Stored items:
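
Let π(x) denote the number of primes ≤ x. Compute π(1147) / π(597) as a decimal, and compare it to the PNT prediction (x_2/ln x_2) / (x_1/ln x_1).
π(1147)/π(597) = 189/108 ≈ 1.7500;  PNT prediction ≈ 1.7432.

π(597) = 108 and π(1147) = 189, so π(1147)/π(597) ≈ 1.7500. The PNT-predicted ratio is (1147/ln(1147)) / (597/ln(597)) ≈ 1.7432. The two agree to within a few percent, as expected.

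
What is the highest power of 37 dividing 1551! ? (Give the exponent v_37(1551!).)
v_37(1551!) = 42

Legendre's formula: v_p(n!) = Σ_{k ≥ 1} ⌊n / p^k⌋. For p = 37, n = 1551, the terms are:
  ⌊1551/37^1⌋ = ⌊1551/37⌋ = 41
  ⌊1551/37^2⌋ = ⌊1551/1369⌋ = 1
(the next term ⌊1551/37^3⌋ = 0, terminating the sum). Summing: v_37(1551!) = 41 + 1 = 42.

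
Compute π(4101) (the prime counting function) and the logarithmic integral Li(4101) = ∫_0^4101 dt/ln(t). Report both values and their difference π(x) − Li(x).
π(4101) = 565;  Li(4101) ≈ 577.52;  π(x) − Li(x) ≈ -12.52.

Direct count of primes ≤ 4101 gives π(4101) = 565. Numerical evaluation of the logarithmic integral gives Li(4101) ≈ 577.52. The difference π(x) − Li(x) ≈ -12.52 is typically negative for small/moderate x (Li(x) overestimates), though Littlewood's theorem shows this sign changes infinitely often.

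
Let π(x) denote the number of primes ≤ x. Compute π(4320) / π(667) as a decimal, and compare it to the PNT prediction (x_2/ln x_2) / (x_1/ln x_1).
π(4320)/π(667) = 590/121 ≈ 4.8760;  PNT prediction ≈ 5.0313.

π(667) = 121 and π(4320) = 590, so π(4320)/π(667) ≈ 4.8760. The PNT-predicted ratio is (4320/ln(4320)) / (667/ln(667)) ≈ 5.0313. The two agree to within a few percent, as expected.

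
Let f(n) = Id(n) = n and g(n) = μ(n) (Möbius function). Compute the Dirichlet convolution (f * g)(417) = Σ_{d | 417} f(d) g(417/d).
(Id * μ)(417) = 276

Divisors of 417: [1, 3, 139, 417]. For each d | 417:
  d = 1: Id(1) · μ(417/1) = 1 · 1 = 1
  d = 3: Id(3) · μ(417/3) = 3 · -1 = -3
  d = 139: Id(139) · μ(417/139) = 139 · -1 = -139
  d = 417: Id(417) · μ(417/417) = 417 · 1 = 417
Summing: (Id * μ)(417) = 1 + -3 + -139 + 417 = 276.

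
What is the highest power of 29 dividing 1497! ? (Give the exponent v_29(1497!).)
v_29(1497!) = 52

Legendre's formula: v_p(n!) = Σ_{k ≥ 1} ⌊n / p^k⌋. For p = 29, n = 1497, the terms are:
  ⌊1497/29^1⌋ = ⌊1497/29⌋ = 51
  ⌊1497/29^2⌋ = ⌊1497/841⌋ = 1
(the next term ⌊1497/29^3⌋ = 0, terminating the sum). Summing: v_29(1497!) = 51 + 1 = 52.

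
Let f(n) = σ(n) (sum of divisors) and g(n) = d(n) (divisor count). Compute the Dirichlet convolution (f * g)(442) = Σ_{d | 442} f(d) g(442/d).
(σ * d)(442) = 1600

Divisors of 442: [1, 2, 13, 17, 26, 34, 221, 442]. For each d | 442:
  d = 1: σ(1) · d(442/1) = 1 · 8 = 8
  d = 2: σ(2) · d(442/2) = 3 · 4 = 12
  d = 13: σ(13) · d(442/13) = 14 · 4 = 56
  d = 17: σ(17) · d(442/17) = 18 · 4 = 72
  d = 26: σ(26) · d(442/26) = 42 · 2 = 84
  d = 34: σ(34) · d(442/34) = 54 · 2 = 108
  d = 221: σ(221) · d(442/221) = 252 · 2 = 504
  d = 442: σ(442) · d(442/442) = 756 · 1 = 756
Summing: (σ * d)(442) = 8 + 12 + 56 + 72 + 84 + 108 + 504 + 756 = 1600.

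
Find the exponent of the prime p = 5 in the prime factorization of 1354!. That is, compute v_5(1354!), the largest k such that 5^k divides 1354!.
v_5(1354!) = 336

Legendre's formula: v_p(n!) = Σ_{k ≥ 1} ⌊n / p^k⌋. For p = 5, n = 1354, the terms are:
  ⌊1354/5^1⌋ = ⌊1354/5⌋ = 270
  ⌊1354/5^2⌋ = ⌊1354/25⌋ = 54
  ⌊1354/5^3⌋ = ⌊1354/125⌋ = 10
  ⌊1354/5^4⌋ = ⌊1354/625⌋ = 2
(the next term ⌊1354/5^5⌋ = 0, terminating the sum). Summing: v_5(1354!) = 270 + 54 + 10 + 2 = 336.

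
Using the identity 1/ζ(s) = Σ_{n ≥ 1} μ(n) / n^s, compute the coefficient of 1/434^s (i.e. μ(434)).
μ(434) = -1

Factor n = 434 = 2 · 7 · 31. μ(n) = 0 if any exponent ≥ 2 (not squarefree); otherwise μ(n) = (−1)^{ω(n)} where ω(n) is the number of distinct prime factors. Applying: μ(434) = -1.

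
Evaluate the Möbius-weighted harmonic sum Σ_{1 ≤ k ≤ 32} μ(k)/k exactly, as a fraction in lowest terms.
Σ μ(k)/k = -4193929329/66853496710

Values of μ(k) for 1 ≤ k ≤ 32: μ(1) = 1, μ(2) = -1, μ(3) = -1, μ(5) = -1, μ(6) = 1, μ(7) = -1, μ(10) = 1, μ(11) = -1, μ(13) = -1, μ(14) = 1, μ(15) = 1, μ(17) = -1, μ(19) = -1, μ(21) = 1, μ(22) = 1, μ(23) = -1, μ(26) = 1, μ(29) = -1, μ(30) = -1, μ(31) = -1, with μ = 0 on non-squarefree integers. Summing μ(k)/k for k where μ(k) ≠ 0 gives -4193929329/66853496710 ≈ -0.0627. (PNT ⟺ this sum → 0 as n → ∞.)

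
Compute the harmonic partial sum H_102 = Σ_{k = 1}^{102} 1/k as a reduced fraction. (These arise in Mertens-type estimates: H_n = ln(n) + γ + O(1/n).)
H_102 = 1466680552926312970266451896162877432149019/281670315928038407744716588098661706369472

Direct summation: H_102 = 1 + 1/2 + ... + 1/102. The least common denominator is lcm(1, ..., 102) = 7041757898200960193617914702466542659236800; over this denominator the numerator is 7041757898200960193617914702466542659236800 + 3520878949100480096808957351233271329618400 + 2347252632733653397872638234155514219745600 + 1760439474550240048404478675616635664809200 + 1408351579640192038723582940493308531847360 + 1173626316366826698936319117077757109872800 + 1005965414028708599088273528923791808462400 + 880219737275120024202239337808317832404600 + 782417544244551132624212744718504739915200 + 704175789820096019361791470246654265923680 + 640159808927360017601628609315140241748800 + 586813158183413349468159558538878554936400 + 541673684476996937970608823266657127633600 + 502982707014354299544136764461895904231200 + 469450526546730679574527646831102843949120 + 440109868637560012101119668904158916202300 + 414221052835350599624583217792149568190400 + 391208772122275566312106372359252369957600 + 370618836747418957558837615919291718907200 + 352087894910048009680895735123327132961840 + 335321804676236199696091176307930602820800 + 320079904463680008800814304657570120874400 + 306163386878302617113822378368110550401600 + 293406579091706674734079779269439277468200 + 281670315928038407744716588098661706369472 + 270836842238498468985304411633328563816800 + 260805848081517044208070914906168246638400 + 251491353507177149772068382230947952115600 + 242819237868998627366134989740225608939200 + 234725263273365339787263823415551421974560 + 227153480587127748181223054918275569652800 + 220054934318780006050559834452079458101150 + 213386602975786672533876203105046747249600 + 207110526417675299812291608896074784095200 + 201193082805741719817654705784758361692480 + 195604386061137783156053186179626184978800 + 190317781032458383611294991958555207006400 + 185309418373709478779418807959645859453600 + 180557894825665645990202941088885709211200 + 176043947455024004840447867561663566480920 + 171750192639047809600436943962598601444800 + 167660902338118099848045588153965301410400 + 163761811586068841712044527964338201377600 + 160039952231840004400407152328785060437200 + 156483508848910226524842548943700947983040 + 153081693439151308556911189184055275200800 + 149824636131935323268466270265245588494400 + 146703289545853337367039889634719638734100 + 143709344861244085584039075560541686923200 + 140835157964019203872358294049330853184736 + 138073684278450199874861072597383189396800 + 135418421119249234492652205816664281908400 + 132863356569829437615432352876727219985600 + 130402924040758522104035457453084123319200 + 128031961785472003520325721863028048349760 + 125745676753588574886034191115473976057800 + 123539612249139652519612538639763906302400 + 121409618934499313683067494870112804469600 + 119351828783067121925727367838415977275200 + 117362631636682669893631911707775710987280 + 115438654068868199895375650860107256708800 + 113576740293563874090611527459137784826400 + 111773934892078733232030392102643534273600 + 110027467159390003025279917226039729050575 + 108334736895399387594121764653331425526720 + 106693301487893336266938101552523373624800 + 105100864152253137218177831380097651630400 + 103555263208837649906145804448037392047600 + 102054462292767539037940792789370183467200 + 100596541402870859908827352892379180846240 + 99179688707055777374900207076993558580800 + 97802193030568891578026593089813092489400 + 96462436961656988953670064417349899441600 + 95158890516229191805647495979277603503200 + 93890105309346135914905529366220568789824 + 92654709186854739389709403979822929726800 + 91451401275337145371661229902162891678400 + 90278947412832822995101470544442854605600 + 89136175926594432830606515221095476699200 + 88021973727512002420223933780831783240460 + 86935282693839014736023638302056082212800 + 85875096319523904800218471981299300722400 + 84840456604830845706239936174295694689600 + 83830451169059049924022794076982650705200 + 82844210567070119924916643558429913638080 + 81880905793034420856022263982169100688800 + 80939745956332875788711663246741869646400 + 80019976115920002200203576164392530218600 + 79120875260684945995706906769286996171200 + 78241754424455113262421274471850473991520 + 77381954925285276852944117609522446804800 + 76540846719575654278455594592027637600400 + 75717826862375916060407684972758523217600 + 74912318065967661634233135132622794247200 + 74123767349483791511767523183858343781440 + 73351644772926668683519944817359819367050 + 72595442249494434985751697963572604734400 + 71854672430622042792019537780270843461600 + 71128867658595557511292067701682249083200 + 70417578982009601936179147024665426592368 + 69720375229712477164533808935312303556800 + 69036842139225099937430536298691594698400 = 36667013823157824256661297404071935803725475, so H_102 = 36667013823157824256661297404071935803725475/7041757898200960193617914702466542659236800; reducing by gcd(36667013823157824256661297404071935803725475, 7041757898200960193617914702466542659236800) = 25 gives 1466680552926312970266451896162877432149019/281670315928038407744716588098661706369472 ≈ 5.20708. (The PNT-adjacent estimate ln(102) + γ ≈ 5.20219 matches within O(1/n).)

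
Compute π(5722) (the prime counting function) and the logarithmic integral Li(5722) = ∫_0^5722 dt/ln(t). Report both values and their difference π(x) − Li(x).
π(5722) = 753;  Li(5722) ≈ 768.37;  π(x) − Li(x) ≈ -15.37.

Direct count of primes ≤ 5722 gives π(5722) = 753. Numerical evaluation of the logarithmic integral gives Li(5722) ≈ 768.37. The difference π(x) − Li(x) ≈ -15.37 is typically negative for small/moderate x (Li(x) overestimates), though Littlewood's theorem shows this sign changes infinitely often.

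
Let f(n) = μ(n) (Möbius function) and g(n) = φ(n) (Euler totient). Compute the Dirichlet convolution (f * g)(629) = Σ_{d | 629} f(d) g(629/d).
(μ * φ)(629) = 525

Divisors of 629: [1, 17, 37, 629]. For each d | 629:
  d = 1: μ(1) · φ(629/1) = 1 · 576 = 576
  d = 17: μ(17) · φ(629/17) = -1 · 36 = -36
  d = 37: μ(37) · φ(629/37) = -1 · 16 = -16
  d = 629: μ(629) · φ(629/629) = 1 · 1 = 1
Summing: (μ * φ)(629) = 576 + -36 + -16 + 1 = 525.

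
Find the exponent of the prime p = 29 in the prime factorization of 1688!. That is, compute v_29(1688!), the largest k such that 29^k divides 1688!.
v_29(1688!) = 60

Legendre's formula: v_p(n!) = Σ_{k ≥ 1} ⌊n / p^k⌋. For p = 29, n = 1688, the terms are:
  ⌊1688/29^1⌋ = ⌊1688/29⌋ = 58
  ⌊1688/29^2⌋ = ⌊1688/841⌋ = 2
(the next term ⌊1688/29^3⌋ = 0, terminating the sum). Summing: v_29(1688!) = 58 + 2 = 60.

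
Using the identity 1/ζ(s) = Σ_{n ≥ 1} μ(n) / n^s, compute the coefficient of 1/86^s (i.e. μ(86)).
μ(86) = 1

Factor n = 86 = 2 · 43. μ(n) = 0 if any exponent ≥ 2 (not squarefree); otherwise μ(n) = (−1)^{ω(n)} where ω(n) is the number of distinct prime factors. Applying: μ(86) = 1.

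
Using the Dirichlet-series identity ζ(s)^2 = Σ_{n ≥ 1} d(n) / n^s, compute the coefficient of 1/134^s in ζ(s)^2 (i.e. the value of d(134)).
d(134) = 4

ζ(s)^2 = (Σ 1/m^s)(Σ 1/k^s). The coefficient of 1/n^s in the product is the number of ordered pairs (m, k) with mk = n, which equals d(n). For n = 134, divisors are [1, 2, 67, 134], so d(134) = 4.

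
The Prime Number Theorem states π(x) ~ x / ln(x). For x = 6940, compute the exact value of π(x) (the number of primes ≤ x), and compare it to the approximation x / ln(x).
π(6940) = 890;  x/ln(x) ≈ 784.62;  relative error ≈ 11.84%.

Directly count primes up to 6940: π(6940) = 890. The PNT approximation gives 6940/ln(6940) ≈ 6940/8.84506 ≈ 784.62. Relative error (π(x) − x/ln(x)) / π(x) ≈ 11.84%; the approximation is known to undercount slightly (Li(x) is a better estimate).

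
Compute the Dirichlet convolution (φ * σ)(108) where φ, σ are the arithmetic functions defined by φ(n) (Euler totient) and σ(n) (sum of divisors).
(φ * σ)(108) = 1296

Divisors of 108: [1, 2, 3, 4, 6, 9, 12, 18, 27, 36, 54, 108]. For each d | 108:
  d = 1: φ(1) · σ(108/1) = 1 · 280 = 280
  d = 2: φ(2) · σ(108/2) = 1 · 120 = 120
  d = 3: φ(3) · σ(108/3) = 2 · 91 = 182
  d = 4: φ(4) · σ(108/4) = 2 · 40 = 80
  d = 6: φ(6) · σ(108/6) = 2 · 39 = 78
  d = 9: φ(9) · σ(108/9) = 6 · 28 = 168
  d = 12: φ(12) · σ(108/12) = 4 · 13 = 52
  d = 18: φ(18) · σ(108/18) = 6 · 12 = 72
  d = 27: φ(27) · σ(108/27) = 18 · 7 = 126
  d = 36: φ(36) · σ(108/36) = 12 · 4 = 48
  d = 54: φ(54) · σ(108/54) = 18 · 3 = 54
  d = 108: φ(108) · σ(108/108) = 36 · 1 = 36
Summing: (φ * σ)(108) = 280 + 120 + 182 + 80 + 78 + 168 + 52 + 72 + 126 + 48 + 54 + 36 = 1296.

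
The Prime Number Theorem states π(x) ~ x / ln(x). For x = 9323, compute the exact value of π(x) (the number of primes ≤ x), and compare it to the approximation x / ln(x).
π(9323) = 1154;  x/ln(x) ≈ 1020.00;  relative error ≈ 11.61%.

Directly count primes up to 9323: π(9323) = 1154. The PNT approximation gives 9323/ln(9323) ≈ 9323/9.14024 ≈ 1020.00. Relative error (π(x) − x/ln(x)) / π(x) ≈ 11.61%; the approximation is known to undercount slightly (Li(x) is a better estimate).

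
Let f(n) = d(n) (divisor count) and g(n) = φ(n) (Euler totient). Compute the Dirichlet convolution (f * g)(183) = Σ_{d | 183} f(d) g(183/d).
(d * φ)(183) = 248

Divisors of 183: [1, 3, 61, 183]. For each d | 183:
  d = 1: d(1) · φ(183/1) = 1 · 120 = 120
  d = 3: d(3) · φ(183/3) = 2 · 60 = 120
  d = 61: d(61) · φ(183/61) = 2 · 2 = 4
  d = 183: d(183) · φ(183/183) = 4 · 1 = 4
Summing: (d * φ)(183) = 120 + 120 + 4 + 4 = 248.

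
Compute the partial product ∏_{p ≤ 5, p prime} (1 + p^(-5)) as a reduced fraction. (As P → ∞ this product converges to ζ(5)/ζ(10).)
∏ = 349591/337500

The primes p ≤ 5 are [2, 3, 5]. For each, (1 + 1/p^5) = (p^5 + 1)/p^5. Multiplying these fractions over p ∈ [2, 3, 5] gives 349591/337500. (In the limit P → ∞ this tends to ζ(5)/ζ(10).)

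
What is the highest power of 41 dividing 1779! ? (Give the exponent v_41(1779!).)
v_41(1779!) = 44

Legendre's formula: v_p(n!) = Σ_{k ≥ 1} ⌊n / p^k⌋. For p = 41, n = 1779, the terms are:
  ⌊1779/41^1⌋ = ⌊1779/41⌋ = 43
  ⌊1779/41^2⌋ = ⌊1779/1681⌋ = 1
(the next term ⌊1779/41^3⌋ = 0, terminating the sum). Summing: v_41(1779!) = 43 + 1 = 44.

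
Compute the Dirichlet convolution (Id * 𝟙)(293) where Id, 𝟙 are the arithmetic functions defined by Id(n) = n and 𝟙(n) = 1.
(Id * 𝟙)(293) = 294

Divisors of 293: [1, 293]. For each d | 293:
  d = 1: Id(1) · 𝟙(293/1) = 1 · 1 = 1
  d = 293: Id(293) · 𝟙(293/293) = 293 · 1 = 293
Summing: (Id * 𝟙)(293) = 1 + 293 = 294.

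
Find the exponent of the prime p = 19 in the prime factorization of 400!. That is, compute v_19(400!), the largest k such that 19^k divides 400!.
v_19(400!) = 22

Legendre's formula: v_p(n!) = Σ_{k ≥ 1} ⌊n / p^k⌋. For p = 19, n = 400, the terms are:
  ⌊400/19^1⌋ = ⌊400/19⌋ = 21
  ⌊400/19^2⌋ = ⌊400/361⌋ = 1
(the next term ⌊400/19^3⌋ = 0, terminating the sum). Summing: v_19(400!) = 21 + 1 = 22.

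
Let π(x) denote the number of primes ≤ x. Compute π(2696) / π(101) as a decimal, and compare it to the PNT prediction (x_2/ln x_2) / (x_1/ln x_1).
π(2696)/π(101) = 392/26 ≈ 15.0769;  PNT prediction ≈ 15.5948.

π(101) = 26 and π(2696) = 392, so π(2696)/π(101) ≈ 15.0769. The PNT-predicted ratio is (2696/ln(2696)) / (101/ln(101)) ≈ 15.5948. The two agree to within a few percent, as expected.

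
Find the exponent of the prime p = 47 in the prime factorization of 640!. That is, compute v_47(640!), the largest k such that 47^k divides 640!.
v_47(640!) = 13

Legendre's formula: v_p(n!) = Σ_{k ≥ 1} ⌊n / p^k⌋. For p = 47, n = 640, the terms are:
  ⌊640/47^1⌋ = ⌊640/47⌋ = 13
(the next term ⌊640/47^2⌋ = 0, terminating the sum). Summing: v_47(640!) = 13 = 13.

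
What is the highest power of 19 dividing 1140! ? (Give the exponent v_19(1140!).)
v_19(1140!) = 63

Legendre's formula: v_p(n!) = Σ_{k ≥ 1} ⌊n / p^k⌋. For p = 19, n = 1140, the terms are:
  ⌊1140/19^1⌋ = ⌊1140/19⌋ = 60
  ⌊1140/19^2⌋ = ⌊1140/361⌋ = 3
(the next term ⌊1140/19^3⌋ = 0, terminating the sum). Summing: v_19(1140!) = 60 + 3 = 63.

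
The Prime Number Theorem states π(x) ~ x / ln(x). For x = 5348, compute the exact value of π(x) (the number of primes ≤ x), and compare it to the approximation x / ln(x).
π(5348) = 707;  x/ln(x) ≈ 622.98;  relative error ≈ 11.88%.

Directly count primes up to 5348: π(5348) = 707. The PNT approximation gives 5348/ln(5348) ≈ 5348/8.58448 ≈ 622.98. Relative error (π(x) − x/ln(x)) / π(x) ≈ 11.88%; the approximation is known to undercount slightly (Li(x) is a better estimate).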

* [DIRECTIONS FOR THIS TASK] Using the records above, output exactly the lines from the one containing "5348, compute the" through the last line, and no others.

* [RESULT FOR THIS TASK]
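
The Prime Number Theorem states π(x) ~ x / ln(x). For x = 5348, compute the exact value of π(x) (the number of primes ≤ x), and compare it to the approximation x / ln(x).
π(5348) = 707;  x/ln(x) ≈ 622.98;  relative error ≈ 11.88%.

Directly count primes up to 5348: π(5348) = 707. The PNT approximation gives 5348/ln(5348) ≈ 5348/8.58448 ≈ 622.98. Relative error (π(x) − x/ln(x)) / π(x) ≈ 11.88%; the approximation is known to undercount slightly (Li(x) is a better estimate).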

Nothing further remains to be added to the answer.